Work instruction ::
Begin at the line below that contains "A sprinkler nozzle". Repeat it and all remaining lines of the records exactly.

Top of Provided information

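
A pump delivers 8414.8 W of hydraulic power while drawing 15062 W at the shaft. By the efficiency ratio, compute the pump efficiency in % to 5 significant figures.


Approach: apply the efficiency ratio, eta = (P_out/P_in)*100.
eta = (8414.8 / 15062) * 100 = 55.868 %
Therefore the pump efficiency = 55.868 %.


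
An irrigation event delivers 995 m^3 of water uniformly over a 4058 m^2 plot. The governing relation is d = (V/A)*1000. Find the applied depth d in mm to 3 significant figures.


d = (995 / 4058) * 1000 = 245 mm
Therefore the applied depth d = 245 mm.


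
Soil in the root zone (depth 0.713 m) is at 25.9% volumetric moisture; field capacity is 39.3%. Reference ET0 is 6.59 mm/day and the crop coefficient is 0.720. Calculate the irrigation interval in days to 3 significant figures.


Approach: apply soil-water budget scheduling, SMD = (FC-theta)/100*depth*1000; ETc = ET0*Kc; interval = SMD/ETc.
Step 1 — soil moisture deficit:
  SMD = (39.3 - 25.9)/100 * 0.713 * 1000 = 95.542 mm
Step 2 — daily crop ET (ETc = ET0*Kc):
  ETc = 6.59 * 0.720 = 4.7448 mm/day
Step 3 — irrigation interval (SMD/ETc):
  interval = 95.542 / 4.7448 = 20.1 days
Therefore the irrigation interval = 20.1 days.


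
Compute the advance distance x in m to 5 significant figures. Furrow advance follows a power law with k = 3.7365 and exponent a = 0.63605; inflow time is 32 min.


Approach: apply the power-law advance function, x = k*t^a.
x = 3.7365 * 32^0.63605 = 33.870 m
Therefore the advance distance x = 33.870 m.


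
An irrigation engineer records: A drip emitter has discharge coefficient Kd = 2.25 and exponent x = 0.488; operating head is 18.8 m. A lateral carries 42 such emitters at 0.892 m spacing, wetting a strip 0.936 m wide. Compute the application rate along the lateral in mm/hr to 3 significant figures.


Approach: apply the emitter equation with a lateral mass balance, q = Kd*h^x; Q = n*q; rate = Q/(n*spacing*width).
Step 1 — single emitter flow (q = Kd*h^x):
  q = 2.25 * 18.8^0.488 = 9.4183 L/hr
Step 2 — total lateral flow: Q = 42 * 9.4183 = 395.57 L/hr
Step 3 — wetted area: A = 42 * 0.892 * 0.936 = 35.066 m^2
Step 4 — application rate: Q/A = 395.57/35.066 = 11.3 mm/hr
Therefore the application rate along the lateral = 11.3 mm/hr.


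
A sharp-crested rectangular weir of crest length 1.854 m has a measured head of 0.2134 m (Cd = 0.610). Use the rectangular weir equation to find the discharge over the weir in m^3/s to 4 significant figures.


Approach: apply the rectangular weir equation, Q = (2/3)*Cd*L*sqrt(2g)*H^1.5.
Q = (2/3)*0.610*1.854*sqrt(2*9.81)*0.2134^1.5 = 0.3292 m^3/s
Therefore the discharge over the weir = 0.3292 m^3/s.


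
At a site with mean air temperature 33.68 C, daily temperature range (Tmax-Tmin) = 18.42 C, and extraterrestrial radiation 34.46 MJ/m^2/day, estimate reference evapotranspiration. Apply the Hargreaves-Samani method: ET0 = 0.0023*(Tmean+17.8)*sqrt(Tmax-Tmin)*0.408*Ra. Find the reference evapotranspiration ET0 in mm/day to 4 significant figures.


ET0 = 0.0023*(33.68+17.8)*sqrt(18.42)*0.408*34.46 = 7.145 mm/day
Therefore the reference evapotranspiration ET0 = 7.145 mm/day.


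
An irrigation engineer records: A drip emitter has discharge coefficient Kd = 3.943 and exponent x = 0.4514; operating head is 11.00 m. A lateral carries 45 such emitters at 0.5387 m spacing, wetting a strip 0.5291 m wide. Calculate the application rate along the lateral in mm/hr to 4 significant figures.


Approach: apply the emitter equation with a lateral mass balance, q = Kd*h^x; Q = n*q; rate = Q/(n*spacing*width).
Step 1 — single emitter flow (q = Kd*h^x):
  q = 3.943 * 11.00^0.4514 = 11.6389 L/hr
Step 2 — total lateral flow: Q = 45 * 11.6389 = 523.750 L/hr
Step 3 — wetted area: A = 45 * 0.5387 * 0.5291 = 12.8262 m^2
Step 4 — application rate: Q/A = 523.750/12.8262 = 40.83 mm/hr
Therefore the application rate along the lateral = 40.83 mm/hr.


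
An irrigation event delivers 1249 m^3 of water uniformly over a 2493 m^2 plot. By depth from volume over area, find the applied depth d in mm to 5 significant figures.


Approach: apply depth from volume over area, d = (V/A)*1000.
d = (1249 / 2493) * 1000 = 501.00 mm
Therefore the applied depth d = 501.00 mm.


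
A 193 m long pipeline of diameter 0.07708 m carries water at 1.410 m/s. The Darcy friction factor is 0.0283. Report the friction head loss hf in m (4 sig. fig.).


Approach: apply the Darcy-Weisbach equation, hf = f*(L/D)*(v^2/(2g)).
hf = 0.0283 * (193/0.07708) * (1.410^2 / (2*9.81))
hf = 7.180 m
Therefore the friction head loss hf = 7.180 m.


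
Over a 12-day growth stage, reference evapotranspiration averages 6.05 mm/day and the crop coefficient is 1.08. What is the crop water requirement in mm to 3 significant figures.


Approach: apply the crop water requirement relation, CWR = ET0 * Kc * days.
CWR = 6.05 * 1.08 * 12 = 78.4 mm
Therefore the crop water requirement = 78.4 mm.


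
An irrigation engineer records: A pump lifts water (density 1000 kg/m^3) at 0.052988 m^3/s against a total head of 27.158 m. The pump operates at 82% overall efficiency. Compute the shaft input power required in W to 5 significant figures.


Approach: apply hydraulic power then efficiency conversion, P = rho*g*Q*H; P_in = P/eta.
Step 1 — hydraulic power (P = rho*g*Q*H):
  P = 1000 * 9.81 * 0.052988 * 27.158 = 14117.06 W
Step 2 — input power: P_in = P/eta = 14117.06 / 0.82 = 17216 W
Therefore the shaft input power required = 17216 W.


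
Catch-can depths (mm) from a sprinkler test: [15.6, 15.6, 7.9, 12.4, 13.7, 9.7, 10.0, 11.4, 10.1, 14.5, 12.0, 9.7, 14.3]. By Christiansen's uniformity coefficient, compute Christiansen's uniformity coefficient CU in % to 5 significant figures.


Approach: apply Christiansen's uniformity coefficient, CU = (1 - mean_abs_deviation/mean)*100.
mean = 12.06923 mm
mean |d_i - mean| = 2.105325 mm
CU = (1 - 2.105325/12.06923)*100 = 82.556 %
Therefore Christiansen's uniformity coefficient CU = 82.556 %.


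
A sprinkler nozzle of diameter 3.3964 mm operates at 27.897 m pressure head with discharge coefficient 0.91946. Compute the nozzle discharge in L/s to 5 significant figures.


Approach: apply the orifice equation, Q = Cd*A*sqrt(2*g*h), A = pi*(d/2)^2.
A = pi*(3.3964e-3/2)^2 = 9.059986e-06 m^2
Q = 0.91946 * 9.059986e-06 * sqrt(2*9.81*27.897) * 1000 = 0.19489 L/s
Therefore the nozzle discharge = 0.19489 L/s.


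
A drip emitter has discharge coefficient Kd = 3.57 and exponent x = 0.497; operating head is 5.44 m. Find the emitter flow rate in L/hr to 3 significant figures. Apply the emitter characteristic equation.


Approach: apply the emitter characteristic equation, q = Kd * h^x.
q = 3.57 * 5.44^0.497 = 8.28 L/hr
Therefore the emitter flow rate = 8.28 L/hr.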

Bottom of Provided information

Expected output ::
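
A sprinkler nozzle of diameter 3.3964 mm operates at 27.897 m pressure head with discharge coefficient 0.91946. Compute the nozzle discharge in L/s to 5 significant figures.


Approach: apply the orifice equation, Q = Cd*A*sqrt(2*g*h), A = pi*(d/2)^2.
A = pi*(3.3964e-3/2)^2 = 9.059986e-06 m^2
Q = 0.91946 * 9.059986e-06 * sqrt(2*9.81*27.897) * 1000 = 0.19489 L/s
Therefore the nozzle discharge = 0.19489 L/s.


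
A drip emitter has discharge coefficient Kd = 3.57 and exponent x = 0.497; operating head is 5.44 m. Find the emitter flow rate in L/hr to 3 significant figures. Apply the emitter characteristic equation.


Approach: apply the emitter characteristic equation, q = Kd * h^x.
q = 3.57 * 5.44^0.497 = 8.28 L/hr
Therefore the emitter flow rate = 8.28 L/hr.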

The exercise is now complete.